(Records excerpted from a collection)
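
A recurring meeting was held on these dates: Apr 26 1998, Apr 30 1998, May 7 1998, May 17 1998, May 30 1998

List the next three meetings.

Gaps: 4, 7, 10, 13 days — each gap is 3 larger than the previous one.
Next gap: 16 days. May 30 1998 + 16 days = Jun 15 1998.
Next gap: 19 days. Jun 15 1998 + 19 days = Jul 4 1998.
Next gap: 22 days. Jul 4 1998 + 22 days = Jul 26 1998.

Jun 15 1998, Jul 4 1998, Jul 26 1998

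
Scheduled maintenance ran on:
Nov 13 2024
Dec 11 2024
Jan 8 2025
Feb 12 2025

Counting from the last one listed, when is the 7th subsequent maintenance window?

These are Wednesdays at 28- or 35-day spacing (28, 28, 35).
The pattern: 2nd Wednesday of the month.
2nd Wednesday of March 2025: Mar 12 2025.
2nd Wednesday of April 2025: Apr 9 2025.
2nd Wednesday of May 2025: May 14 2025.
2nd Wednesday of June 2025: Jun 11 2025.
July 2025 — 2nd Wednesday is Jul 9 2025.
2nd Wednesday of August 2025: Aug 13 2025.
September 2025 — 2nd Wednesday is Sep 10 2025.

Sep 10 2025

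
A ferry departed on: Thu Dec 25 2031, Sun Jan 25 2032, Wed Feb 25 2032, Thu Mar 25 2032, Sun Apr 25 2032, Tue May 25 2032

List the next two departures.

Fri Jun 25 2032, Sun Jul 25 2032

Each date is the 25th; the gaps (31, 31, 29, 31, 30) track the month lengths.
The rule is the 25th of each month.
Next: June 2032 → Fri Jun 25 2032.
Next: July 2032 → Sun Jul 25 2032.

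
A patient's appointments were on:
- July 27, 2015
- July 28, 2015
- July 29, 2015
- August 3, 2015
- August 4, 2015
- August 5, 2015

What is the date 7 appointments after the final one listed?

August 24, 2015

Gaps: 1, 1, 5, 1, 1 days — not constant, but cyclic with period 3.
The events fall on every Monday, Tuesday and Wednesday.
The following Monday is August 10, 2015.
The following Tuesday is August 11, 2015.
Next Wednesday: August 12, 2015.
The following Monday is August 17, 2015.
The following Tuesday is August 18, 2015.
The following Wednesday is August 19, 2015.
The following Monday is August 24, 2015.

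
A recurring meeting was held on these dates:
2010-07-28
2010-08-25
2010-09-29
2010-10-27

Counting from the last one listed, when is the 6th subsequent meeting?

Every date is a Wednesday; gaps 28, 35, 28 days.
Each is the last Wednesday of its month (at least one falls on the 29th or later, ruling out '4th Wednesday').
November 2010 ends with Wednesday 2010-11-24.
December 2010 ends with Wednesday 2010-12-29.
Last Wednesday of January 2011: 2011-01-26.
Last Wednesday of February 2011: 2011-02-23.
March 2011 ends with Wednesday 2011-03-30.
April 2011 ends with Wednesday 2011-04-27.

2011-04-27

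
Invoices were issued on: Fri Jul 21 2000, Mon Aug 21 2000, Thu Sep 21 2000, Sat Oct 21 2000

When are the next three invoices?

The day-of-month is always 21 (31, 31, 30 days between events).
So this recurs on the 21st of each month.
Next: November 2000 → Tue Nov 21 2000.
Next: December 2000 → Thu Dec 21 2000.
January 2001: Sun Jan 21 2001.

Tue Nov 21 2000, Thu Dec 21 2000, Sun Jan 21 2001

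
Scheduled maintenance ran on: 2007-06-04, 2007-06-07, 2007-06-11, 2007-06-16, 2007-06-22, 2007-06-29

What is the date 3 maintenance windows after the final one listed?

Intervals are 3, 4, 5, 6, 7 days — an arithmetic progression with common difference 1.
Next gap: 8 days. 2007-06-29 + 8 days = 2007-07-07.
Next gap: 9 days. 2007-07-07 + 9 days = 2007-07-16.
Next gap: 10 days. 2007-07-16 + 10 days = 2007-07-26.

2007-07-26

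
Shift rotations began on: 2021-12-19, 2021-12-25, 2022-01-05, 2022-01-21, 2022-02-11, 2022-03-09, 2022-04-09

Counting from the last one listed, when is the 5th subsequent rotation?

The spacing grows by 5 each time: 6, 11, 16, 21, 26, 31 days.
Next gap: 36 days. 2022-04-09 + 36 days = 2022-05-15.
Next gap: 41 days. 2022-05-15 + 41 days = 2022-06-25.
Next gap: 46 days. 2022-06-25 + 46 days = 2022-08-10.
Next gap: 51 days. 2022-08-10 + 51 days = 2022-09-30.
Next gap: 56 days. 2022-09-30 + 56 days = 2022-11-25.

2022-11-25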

---

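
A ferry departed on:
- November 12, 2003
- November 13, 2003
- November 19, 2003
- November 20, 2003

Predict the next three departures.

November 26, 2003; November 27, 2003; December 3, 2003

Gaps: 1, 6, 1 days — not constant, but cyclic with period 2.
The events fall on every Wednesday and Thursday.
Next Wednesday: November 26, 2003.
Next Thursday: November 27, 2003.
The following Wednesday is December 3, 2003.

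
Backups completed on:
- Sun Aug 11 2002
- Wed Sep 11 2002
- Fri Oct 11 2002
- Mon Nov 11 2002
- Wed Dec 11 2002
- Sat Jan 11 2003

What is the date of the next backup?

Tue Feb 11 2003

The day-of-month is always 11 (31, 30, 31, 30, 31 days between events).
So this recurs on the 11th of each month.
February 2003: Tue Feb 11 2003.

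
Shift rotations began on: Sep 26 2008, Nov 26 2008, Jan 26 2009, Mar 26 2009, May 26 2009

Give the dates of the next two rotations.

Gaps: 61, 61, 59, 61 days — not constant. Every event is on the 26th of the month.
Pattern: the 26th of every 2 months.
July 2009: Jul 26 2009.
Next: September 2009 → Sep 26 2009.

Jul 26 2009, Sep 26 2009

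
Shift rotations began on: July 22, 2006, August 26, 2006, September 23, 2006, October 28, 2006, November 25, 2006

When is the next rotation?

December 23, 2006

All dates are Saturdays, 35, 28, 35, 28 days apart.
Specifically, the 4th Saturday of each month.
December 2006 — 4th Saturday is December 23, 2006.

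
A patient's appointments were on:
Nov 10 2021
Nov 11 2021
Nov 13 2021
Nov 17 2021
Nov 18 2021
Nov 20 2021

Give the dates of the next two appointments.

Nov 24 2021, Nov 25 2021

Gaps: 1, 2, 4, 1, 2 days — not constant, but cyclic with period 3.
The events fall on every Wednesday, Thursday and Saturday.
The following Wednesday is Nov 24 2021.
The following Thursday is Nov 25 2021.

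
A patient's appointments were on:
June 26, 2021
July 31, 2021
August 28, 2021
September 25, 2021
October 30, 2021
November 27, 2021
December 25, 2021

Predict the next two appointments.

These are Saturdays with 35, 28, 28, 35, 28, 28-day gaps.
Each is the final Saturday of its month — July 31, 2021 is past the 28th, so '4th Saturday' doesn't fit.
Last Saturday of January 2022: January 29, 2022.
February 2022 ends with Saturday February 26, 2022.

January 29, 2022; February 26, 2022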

▶ PROBLEM DETAILS: Copy each line above that contains the word "Shift".

▶ EXERCISE RESPONSE:
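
Shift rotations began on: 2021-12-19, 2021-12-25, 2022-01-05, 2022-01-21, 2022-02-11, 2022-03-09, 2022-04-09
Shift rotations began on: Sep 26 2008, Nov 26 2008, Jan 26 2009, Mar 26 2009, May 26 2009
Shift rotations began on: July 22, 2006, August 26, 2006, September 23, 2006, October 28, 2006, November 25, 2006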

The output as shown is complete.